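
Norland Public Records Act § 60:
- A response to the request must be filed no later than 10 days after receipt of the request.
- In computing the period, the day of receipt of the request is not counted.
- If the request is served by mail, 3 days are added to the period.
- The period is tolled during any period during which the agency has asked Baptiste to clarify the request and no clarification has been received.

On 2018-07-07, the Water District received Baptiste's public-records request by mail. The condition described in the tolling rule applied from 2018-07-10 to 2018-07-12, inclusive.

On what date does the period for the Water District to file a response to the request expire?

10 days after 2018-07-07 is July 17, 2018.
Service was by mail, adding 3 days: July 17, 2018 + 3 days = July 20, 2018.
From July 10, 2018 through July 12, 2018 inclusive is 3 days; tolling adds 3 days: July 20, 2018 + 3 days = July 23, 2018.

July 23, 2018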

--

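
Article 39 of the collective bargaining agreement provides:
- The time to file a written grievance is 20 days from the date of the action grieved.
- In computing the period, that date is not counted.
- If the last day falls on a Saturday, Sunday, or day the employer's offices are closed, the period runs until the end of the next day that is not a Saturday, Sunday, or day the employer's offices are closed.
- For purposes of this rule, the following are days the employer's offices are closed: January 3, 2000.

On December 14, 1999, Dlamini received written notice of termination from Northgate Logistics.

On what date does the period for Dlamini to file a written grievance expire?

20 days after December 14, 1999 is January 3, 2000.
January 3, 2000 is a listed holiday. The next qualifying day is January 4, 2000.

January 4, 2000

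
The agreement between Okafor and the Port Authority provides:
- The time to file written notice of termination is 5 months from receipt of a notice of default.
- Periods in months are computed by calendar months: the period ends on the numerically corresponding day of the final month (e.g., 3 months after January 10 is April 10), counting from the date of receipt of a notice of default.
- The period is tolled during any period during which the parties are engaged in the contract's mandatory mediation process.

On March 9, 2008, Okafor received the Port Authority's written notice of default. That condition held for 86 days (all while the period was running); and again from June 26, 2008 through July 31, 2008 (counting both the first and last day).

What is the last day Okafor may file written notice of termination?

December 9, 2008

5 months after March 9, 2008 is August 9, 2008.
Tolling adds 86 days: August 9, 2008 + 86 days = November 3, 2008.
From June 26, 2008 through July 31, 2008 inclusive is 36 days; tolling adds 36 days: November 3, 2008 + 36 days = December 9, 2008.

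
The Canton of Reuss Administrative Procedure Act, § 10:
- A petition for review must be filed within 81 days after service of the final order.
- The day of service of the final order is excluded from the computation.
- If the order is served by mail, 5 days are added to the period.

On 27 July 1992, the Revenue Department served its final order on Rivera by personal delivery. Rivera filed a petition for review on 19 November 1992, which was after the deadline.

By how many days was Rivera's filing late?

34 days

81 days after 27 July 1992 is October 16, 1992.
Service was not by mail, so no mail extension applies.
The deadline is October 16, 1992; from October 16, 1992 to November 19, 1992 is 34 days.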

» **Work request**:
In the entries above, which lines hold the string "time"? Report all of them.

» **Answer box**:
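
- The time to file a written grievance is 20 days from the date of the action grieved.
- The time to file written notice of termination is 5 months from receipt of a notice of default.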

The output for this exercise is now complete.